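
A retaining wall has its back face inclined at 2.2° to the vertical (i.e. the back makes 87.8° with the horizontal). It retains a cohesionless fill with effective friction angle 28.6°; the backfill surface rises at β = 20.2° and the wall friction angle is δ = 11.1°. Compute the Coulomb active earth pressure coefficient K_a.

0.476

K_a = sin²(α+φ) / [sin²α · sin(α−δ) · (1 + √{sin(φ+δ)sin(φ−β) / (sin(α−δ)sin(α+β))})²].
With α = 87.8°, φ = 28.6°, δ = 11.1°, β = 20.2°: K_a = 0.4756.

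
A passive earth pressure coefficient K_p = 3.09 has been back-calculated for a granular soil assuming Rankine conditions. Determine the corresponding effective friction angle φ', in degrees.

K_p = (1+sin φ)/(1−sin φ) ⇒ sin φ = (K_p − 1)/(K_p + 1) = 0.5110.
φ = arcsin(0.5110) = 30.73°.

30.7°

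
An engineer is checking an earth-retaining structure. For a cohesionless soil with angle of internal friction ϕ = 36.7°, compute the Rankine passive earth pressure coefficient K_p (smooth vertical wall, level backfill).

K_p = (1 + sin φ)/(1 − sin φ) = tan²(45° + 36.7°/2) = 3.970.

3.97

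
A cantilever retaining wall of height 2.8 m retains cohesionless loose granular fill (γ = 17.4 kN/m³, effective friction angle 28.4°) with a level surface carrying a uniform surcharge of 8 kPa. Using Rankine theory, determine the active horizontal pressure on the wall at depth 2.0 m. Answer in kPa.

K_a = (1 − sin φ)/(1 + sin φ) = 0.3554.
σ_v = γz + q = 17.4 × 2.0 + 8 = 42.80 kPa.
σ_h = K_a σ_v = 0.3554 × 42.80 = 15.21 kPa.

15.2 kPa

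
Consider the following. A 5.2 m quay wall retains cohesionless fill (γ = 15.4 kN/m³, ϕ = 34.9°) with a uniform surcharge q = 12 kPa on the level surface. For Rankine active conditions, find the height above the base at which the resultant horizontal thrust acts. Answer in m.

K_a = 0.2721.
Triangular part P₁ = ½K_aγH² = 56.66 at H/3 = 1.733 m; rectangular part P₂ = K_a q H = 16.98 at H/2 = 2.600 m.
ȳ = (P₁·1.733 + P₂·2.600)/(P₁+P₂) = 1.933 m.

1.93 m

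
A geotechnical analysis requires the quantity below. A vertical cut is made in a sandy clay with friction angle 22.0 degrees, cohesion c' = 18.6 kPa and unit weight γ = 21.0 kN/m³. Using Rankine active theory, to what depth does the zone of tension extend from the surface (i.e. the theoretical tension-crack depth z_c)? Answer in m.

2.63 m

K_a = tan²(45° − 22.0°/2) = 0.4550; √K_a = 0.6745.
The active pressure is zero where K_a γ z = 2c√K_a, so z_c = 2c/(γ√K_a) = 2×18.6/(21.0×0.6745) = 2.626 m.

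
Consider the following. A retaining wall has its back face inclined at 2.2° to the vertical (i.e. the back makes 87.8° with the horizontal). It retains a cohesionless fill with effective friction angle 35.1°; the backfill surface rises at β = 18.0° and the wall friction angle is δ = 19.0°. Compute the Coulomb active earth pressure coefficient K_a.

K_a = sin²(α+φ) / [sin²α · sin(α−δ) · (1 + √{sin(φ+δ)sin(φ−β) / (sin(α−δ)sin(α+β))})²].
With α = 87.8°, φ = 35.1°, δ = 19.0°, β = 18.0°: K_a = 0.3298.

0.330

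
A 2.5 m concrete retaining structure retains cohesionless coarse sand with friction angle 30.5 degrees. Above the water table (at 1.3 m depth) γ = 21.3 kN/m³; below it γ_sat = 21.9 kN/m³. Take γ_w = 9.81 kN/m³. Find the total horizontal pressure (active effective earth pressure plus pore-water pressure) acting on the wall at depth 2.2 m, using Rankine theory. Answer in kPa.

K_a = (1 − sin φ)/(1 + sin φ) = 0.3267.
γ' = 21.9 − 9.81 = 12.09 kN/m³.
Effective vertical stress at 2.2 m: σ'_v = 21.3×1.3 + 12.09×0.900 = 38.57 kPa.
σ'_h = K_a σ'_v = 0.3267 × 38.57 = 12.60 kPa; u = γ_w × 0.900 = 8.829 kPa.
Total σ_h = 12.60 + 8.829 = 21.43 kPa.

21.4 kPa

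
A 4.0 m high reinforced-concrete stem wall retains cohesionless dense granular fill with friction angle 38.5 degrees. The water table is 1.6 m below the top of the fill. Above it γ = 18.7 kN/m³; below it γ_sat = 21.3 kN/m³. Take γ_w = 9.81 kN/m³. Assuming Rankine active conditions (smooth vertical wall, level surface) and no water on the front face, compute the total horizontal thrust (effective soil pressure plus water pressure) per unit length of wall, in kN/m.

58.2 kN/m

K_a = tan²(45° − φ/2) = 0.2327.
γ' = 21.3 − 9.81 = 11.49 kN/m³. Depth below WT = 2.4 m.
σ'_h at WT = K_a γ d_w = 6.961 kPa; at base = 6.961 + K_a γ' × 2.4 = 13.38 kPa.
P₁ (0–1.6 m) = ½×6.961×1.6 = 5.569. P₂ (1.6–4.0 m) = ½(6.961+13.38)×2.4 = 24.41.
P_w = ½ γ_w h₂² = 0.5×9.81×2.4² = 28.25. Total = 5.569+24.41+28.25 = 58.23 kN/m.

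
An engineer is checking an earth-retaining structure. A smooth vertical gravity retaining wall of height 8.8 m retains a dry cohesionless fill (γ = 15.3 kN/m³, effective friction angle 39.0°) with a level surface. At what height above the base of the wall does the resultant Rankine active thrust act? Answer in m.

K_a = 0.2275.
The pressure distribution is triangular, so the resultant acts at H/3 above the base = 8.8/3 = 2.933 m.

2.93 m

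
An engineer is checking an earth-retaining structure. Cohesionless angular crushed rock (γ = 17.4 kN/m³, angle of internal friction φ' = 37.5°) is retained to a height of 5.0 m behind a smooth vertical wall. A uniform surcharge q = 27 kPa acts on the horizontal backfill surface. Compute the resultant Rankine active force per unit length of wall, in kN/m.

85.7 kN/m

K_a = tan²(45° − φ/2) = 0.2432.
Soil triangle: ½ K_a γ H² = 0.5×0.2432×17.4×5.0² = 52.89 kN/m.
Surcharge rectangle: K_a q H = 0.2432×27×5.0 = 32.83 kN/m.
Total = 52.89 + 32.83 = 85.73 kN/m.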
• • • • • • •
Required work
A word-for-word repeat of the full data is needed.

Response to this exercise
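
A retaining wall has its back face inclined at 2.2° to the vertical (i.e. the back makes 87.8° with the horizontal). It retains a cohesionless fill with effective friction angle 28.6°; the backfill surface rises at β = 20.2° and the wall friction angle is δ = 11.1°. Compute the Coulomb active earth pressure coefficient K_a.

0.476

K_a = sin²(α+φ) / [sin²α · sin(α−δ) · (1 + √{sin(φ+δ)sin(φ−β) / (sin(α−δ)sin(α+β))})²].
With α = 87.8°, φ = 28.6°, δ = 11.1°, β = 20.2°: K_a = 0.4756.

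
A passive earth pressure coefficient K_p = 3.09 has been back-calculated for a granular soil assuming Rankine conditions. Determine the corresponding effective friction angle φ', in degrees.

K_p = (1+sin φ)/(1−sin φ) ⇒ sin φ = (K_p − 1)/(K_p + 1) = 0.5110.
φ = arcsin(0.5110) = 30.73°.

30.7°

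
An engineer is checking an earth-retaining structure. For a cohesionless soil with angle of internal friction ϕ = 36.7°, compute the Rankine passive earth pressure coefficient K_p (smooth vertical wall, level backfill).

K_p = (1 + sin φ)/(1 − sin φ) = tan²(45° + 36.7°/2) = 3.970.

3.97

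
A cantilever retaining wall of height 2.8 m retains cohesionless loose granular fill (γ = 17.4 kN/m³, effective friction angle 28.4°) with a level surface carrying a uniform surcharge of 8 kPa. Using Rankine theory, determine the active horizontal pressure on the wall at depth 2.0 m. Answer in kPa.

K_a = (1 − sin φ)/(1 + sin φ) = 0.3554.
σ_v = γz + q = 17.4 × 2.0 + 8 = 42.80 kPa.
σ_h = K_a σ_v = 0.3554 × 42.80 = 15.21 kPa.

15.2 kPa

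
Consider the following. A 5.2 m quay wall retains cohesionless fill (γ = 15.4 kN/m³, ϕ = 34.9°) with a uniform surcharge q = 12 kPa on the level surface. For Rankine active conditions, find the height above the base at which the resultant horizontal thrust acts. Answer in m.

K_a = 0.2721.
Triangular part P₁ = ½K_aγH² = 56.66 at H/3 = 1.733 m; rectangular part P₂ = K_a q H = 16.98 at H/2 = 2.600 m.
ȳ = (P₁·1.733 + P₂·2.600)/(P₁+P₂) = 1.933 m.

1.93 m

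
A geotechnical analysis requires the quantity below. A vertical cut is made in a sandy clay with friction angle 22.0 degrees, cohesion c' = 18.6 kPa and unit weight γ = 21.0 kN/m³. Using Rankine active theory, to what depth does the zone of tension extend from the surface (i.e. the theoretical tension-crack depth z_c)? Answer in m.

2.63 m

K_a = tan²(45° − 22.0°/2) = 0.4550; √K_a = 0.6745.
The active pressure is zero where K_a γ z = 2c√K_a, so z_c = 2c/(γ√K_a) = 2×18.6/(21.0×0.6745) = 2.626 m.

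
Consider the following. A retaining wall has its back face inclined at 2.2° to the vertical (i.e. the back makes 87.8° with the horizontal). It retains a cohesionless fill with effective friction angle 35.1°; the backfill surface rises at β = 18.0° and the wall friction angle is δ = 19.0°. Compute the Coulomb active earth pressure coefficient K_a.

K_a = sin²(α+φ) / [sin²α · sin(α−δ) · (1 + √{sin(φ+δ)sin(φ−β) / (sin(α−δ)sin(α+β))})²].
With α = 87.8°, φ = 35.1°, δ = 19.0°, β = 18.0°: K_a = 0.3298.

0.330

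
A 2.5 m concrete retaining structure retains cohesionless coarse sand with friction angle 30.5 degrees. Above the water table (at 1.3 m depth) γ = 21.3 kN/m³; below it γ_sat = 21.9 kN/m³. Take γ_w = 9.81 kN/m³. Find the total horizontal pressure (active effective earth pressure plus pore-water pressure) acting on the wall at depth 2.2 m, using Rankine theory. Answer in kPa.

K_a = (1 − sin φ)/(1 + sin φ) = 0.3267.
γ' = 21.9 − 9.81 = 12.09 kN/m³.
Effective vertical stress at 2.2 m: σ'_v = 21.3×1.3 + 12.09×0.900 = 38.57 kPa.
σ'_h = K_a σ'_v = 0.3267 × 38.57 = 12.60 kPa; u = γ_w × 0.900 = 8.829 kPa.
Total σ_h = 12.60 + 8.829 = 21.43 kPa.

21.4 kPa

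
A 4.0 m high reinforced-concrete stem wall retains cohesionless dense granular fill with friction angle 38.5 degrees. The water table is 1.6 m below the top of the fill. Above it γ = 18.7 kN/m³; below it γ_sat = 21.3 kN/m³. Take γ_w = 9.81 kN/m³. Assuming Rankine active conditions (smooth vertical wall, level surface) and no water on the front face, compute the total horizontal thrust (effective soil pressure plus water pressure) per unit length of wall, in kN/m.

58.2 kN/m

K_a = tan²(45° − φ/2) = 0.2327.
γ' = 21.3 − 9.81 = 11.49 kN/m³. Depth below WT = 2.4 m.
σ'_h at WT = K_a γ d_w = 6.961 kPa; at base = 6.961 + K_a γ' × 2.4 = 13.38 kPa.
P₁ (0–1.6 m) = ½×6.961×1.6 = 5.569. P₂ (1.6–4.0 m) = ½(6.961+13.38)×2.4 = 24.41.
P_w = ½ γ_w h₂² = 0.5×9.81×2.4² = 28.25. Total = 5.569+24.41+28.25 = 58.23 kN/m.

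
An engineer is checking an earth-retaining structure. A smooth vertical gravity retaining wall of height 8.8 m retains a dry cohesionless fill (γ = 15.3 kN/m³, effective friction angle 39.0°) with a level surface. At what height above the base of the wall does the resultant Rankine active thrust act? Answer in m.

K_a = 0.2275.
The pressure distribution is triangular, so the resultant acts at H/3 above the base = 8.8/3 = 2.933 m.

2.93 m

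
An engineer is checking an earth-retaining structure. Cohesionless angular crushed rock (γ = 17.4 kN/m³, angle of internal friction φ' = 37.5°) is retained to a height of 5.0 m behind a smooth vertical wall. A uniform surcharge q = 27 kPa acts on the horizontal backfill surface. Compute the resultant Rankine active force per unit length of wall, in kN/m.

85.7 kN/m

K_a = tan²(45° − φ/2) = 0.2432.
Soil triangle: ½ K_a γ H² = 0.5×0.2432×17.4×5.0² = 52.89 kN/m.
Surcharge rectangle: K_a q H = 0.2432×27×5.0 = 32.83 kN/m.
Total = 52.89 + 32.83 = 85.73 kN/m.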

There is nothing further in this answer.